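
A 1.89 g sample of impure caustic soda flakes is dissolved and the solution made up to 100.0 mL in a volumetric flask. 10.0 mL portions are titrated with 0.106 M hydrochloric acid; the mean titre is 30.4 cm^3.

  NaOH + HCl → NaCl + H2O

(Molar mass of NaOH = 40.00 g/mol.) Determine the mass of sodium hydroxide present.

1.29 g

n(HCl) per titration = 0.0304 × 0.106 = 3.22 × 10^-3 mol
n(NaOH) in each aliquot = 3.22 × 10^-3 mol (1:1 ratio)
n(NaOH) in the whole flask = 3.22 × 10^-3 × 100.0/10.0 = 0.0322 mol
mass of NaOH = 0.0322 × 40.00 = 1.29 g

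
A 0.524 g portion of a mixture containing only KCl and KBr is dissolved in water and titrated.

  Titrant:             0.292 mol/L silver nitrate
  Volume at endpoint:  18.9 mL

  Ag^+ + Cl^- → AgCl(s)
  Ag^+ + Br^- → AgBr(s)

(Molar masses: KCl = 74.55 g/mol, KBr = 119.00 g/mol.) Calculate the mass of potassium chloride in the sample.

0.223 g

n(AgNO3) = 0.0189 × 0.292 = 5.52 × 10^-3 mol
Let x = n(KCl), y = n(KBr).
Titrant: 1x + 1y = 5.52 × 10^-3;  mass: 74.55x + 119.00y = 0.524
Solving, x = 2.99 × 10^-3 mol, y = 2.53 × 10^-3 mol
mass of KCl = 2.99 × 10^-3 × 74.55 = 0.223 g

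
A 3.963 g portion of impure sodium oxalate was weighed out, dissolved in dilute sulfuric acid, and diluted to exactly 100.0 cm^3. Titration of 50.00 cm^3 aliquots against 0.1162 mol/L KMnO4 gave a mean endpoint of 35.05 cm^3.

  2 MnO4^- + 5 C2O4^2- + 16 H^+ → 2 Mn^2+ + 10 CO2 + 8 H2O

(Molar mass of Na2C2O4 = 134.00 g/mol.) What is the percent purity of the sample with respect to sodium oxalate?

68.86 %

n(KMnO4) per titration = 0.03505 × 0.1162 = 4.073 × 10^-3 mol
From the 5:2 ratio, n(Na2C2O4) in each aliquot = 5/2 × 4.073 × 10^-3 = 0.01018 mol
n(Na2C2O4) in the whole flask = 0.01018 × 100.0/50.00 = 0.02036 mol
mass of Na2C2O4 = 0.02036 × 134.00 = 2.729 g
% Na2C2O4 = 2.729 / 3.963 × 100 = 68.86 %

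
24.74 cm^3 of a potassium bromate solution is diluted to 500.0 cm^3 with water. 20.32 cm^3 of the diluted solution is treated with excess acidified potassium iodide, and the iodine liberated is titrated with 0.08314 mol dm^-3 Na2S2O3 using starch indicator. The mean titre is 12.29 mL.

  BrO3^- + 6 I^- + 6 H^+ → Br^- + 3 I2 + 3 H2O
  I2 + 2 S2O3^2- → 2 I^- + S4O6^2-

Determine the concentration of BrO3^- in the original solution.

0.1694 mol/L

n(S2O3^2-) = 0.01229 × 0.08314 = 1.022 × 10^-3 mol
n(I2) = n(S2O3^2-)/2 = 5.109 × 10^-4 mol
From the 1:3 ratio, n(BrO3^-) in the aliquot = 1/3 × 5.109 × 10^-4 = 1.703 × 10^-4 mol
[BrO3^-]_dilute = 1.703 × 10^-4 / 0.02032 = 0.008381 mol/L
[BrO3^-]_original = 0.008381 × 500.0/24.74 = 0.1694 mol/L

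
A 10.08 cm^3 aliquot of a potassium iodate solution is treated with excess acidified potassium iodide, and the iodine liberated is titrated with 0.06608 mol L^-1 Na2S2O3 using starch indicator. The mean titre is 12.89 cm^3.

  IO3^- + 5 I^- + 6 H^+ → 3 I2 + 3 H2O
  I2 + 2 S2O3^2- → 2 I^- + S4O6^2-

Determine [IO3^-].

0.01408 mol/L

n(S2O3^2-) = 0.01289 × 0.06608 = 8.518 × 10^-4 mol
n(I2) = n(S2O3^2-)/2 = 4.259 × 10^-4 mol
From the 1:3 ratio, n(IO3^-) in the aliquot = 1/3 × 4.259 × 10^-4 = 1.420 × 10^-4 mol
[IO3^-] = 1.420 × 10^-4 / 0.01008 = 0.01408 mol/L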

▸ **Aim of the task**:
Give back the listing exactly, please, from its first line to the line containing "Ag^+ + Br^- → AgBr(s)", inclusive, and nothing past that line.

▸ **Written solution**:
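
A 1.89 g sample of impure caustic soda flakes is dissolved and the solution made up to 100.0 mL in a volumetric flask. 10.0 mL portions are titrated with 0.106 M hydrochloric acid; the mean titre is 30.4 cm^3.

  NaOH + HCl → NaCl + H2O

(Molar mass of NaOH = 40.00 g/mol.) Determine the mass of sodium hydroxide present.

1.29 g

n(HCl) per titration = 0.0304 × 0.106 = 3.22 × 10^-3 mol
n(NaOH) in each aliquot = 3.22 × 10^-3 mol (1:1 ratio)
n(NaOH) in the whole flask = 3.22 × 10^-3 × 100.0/10.0 = 0.0322 mol
mass of NaOH = 0.0322 × 40.00 = 1.29 g

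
A 0.524 g portion of a mixture containing only KCl and KBr is dissolved in water and titrated.

  Titrant:             0.292 mol/L silver nitrate
  Volume at endpoint:  18.9 mL

  Ag^+ + Cl^- → AgCl(s)
  Ag^+ + Br^- → AgBr(s)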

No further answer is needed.